_Required work_: Each line from the one containing "Relative to Earth, a" to the end of the entries below must be restated exactly, and no other line should appear.

_Given records_:
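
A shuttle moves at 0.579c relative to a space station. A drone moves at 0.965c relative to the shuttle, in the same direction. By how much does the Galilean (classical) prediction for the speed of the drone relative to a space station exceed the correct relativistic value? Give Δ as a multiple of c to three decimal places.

Δ = 0.553c

Galilean: u_cl = 0.965 + 0.579 = 1.5440.
Relativistic: u_rel = (0.965 + 0.579) / (1 + 0.965·0.579) = 1.5440/1.5587 = 0.9905.
Δ = 1.5440 − 0.9905 = 0.5535.
(The classical prediction exceeds c; the relativistic result does not.)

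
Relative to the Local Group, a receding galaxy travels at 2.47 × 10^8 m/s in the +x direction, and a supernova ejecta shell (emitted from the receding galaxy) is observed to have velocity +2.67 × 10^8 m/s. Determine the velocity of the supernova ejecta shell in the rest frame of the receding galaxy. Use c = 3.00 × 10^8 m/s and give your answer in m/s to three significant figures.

v = 0.823c, u = 0.890c.
Invert the composition law: u' = (u − v)/(1 − uv/c²).
u' = (0.890 − 0.823) / (1 − (0.890)(0.823)) = 0.0667/0.2672 = 0.2495.
u' = 0.2495 × 3.00 × 10^8 m/s.

+7.48 × 10^7 m/s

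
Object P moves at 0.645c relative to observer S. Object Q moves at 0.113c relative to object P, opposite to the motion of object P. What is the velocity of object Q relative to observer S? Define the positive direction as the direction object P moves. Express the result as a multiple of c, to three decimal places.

With v = 0.645 and u' = -0.113 (in units of c),
u = (u' + v)/(1 + u'v/c²):
u = (-0.113 + 0.645) / (1 + (-0.113)·0.645) = 0.5320/0.9271 = 0.5738

+0.574c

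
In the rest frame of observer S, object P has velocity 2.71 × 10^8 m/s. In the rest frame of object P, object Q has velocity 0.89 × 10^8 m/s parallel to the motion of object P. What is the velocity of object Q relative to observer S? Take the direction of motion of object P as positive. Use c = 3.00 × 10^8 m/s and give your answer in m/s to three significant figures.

In units of c (dividing by 3.00 × 10^8 m/s): v = 0.903, u' = 0.297.
u = (u' + v)/(1 + u'v/c²):
u = (0.297 + 0.903) / (1 + 0.297·0.903) = 1.2000/1.2680 = 0.9464
(Galilean addition would give +1.200c, exceeding c.)
Converting back: u = 0.9464 × 3.00 × 10^8 m/s.

2.84 × 10^8 m/s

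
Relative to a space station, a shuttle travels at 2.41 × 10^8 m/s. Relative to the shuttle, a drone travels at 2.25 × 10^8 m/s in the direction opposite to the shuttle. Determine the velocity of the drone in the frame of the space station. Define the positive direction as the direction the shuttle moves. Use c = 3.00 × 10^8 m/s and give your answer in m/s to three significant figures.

In units of c (dividing by 3.00 × 10^8 m/s): v = 0.803, u' = -0.750.
u = (u' + v)/(1 + u'v/c²):
u = (-0.750 + 0.803) / (1 + (-0.750)·0.803) = 0.0533/0.3975 = 0.1342
(Galilean addition would give +0.053c.)
Converting back: u = 0.1342 × 3.00 × 10^8 m/s.

+4.03 × 10^7 m/s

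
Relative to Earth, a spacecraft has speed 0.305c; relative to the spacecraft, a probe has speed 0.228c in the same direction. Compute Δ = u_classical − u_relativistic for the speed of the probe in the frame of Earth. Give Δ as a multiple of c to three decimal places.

Galilean: u_cl = 0.228 + 0.305 = 0.5330.
Relativistic: u_rel = (0.228 + 0.305) / (1 + 0.228·0.305) = 0.5330/1.0695 = 0.4983.
Δ = 0.5330 − 0.4983 = 0.0347.

Δ = 0.035c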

_Exercise output_:
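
Relative to Earth, a spacecraft has speed 0.305c; relative to the spacecraft, a probe has speed 0.228c in the same direction. Compute Δ = u_classical − u_relativistic for the speed of the probe in the frame of Earth. Give Δ as a multiple of c to three decimal places.

Galilean: u_cl = 0.228 + 0.305 = 0.5330.
Relativistic: u_rel = (0.228 + 0.305) / (1 + 0.228·0.305) = 0.5330/1.0695 = 0.4983.
Δ = 0.5330 − 0.4983 = 0.0347.

Δ = 0.035c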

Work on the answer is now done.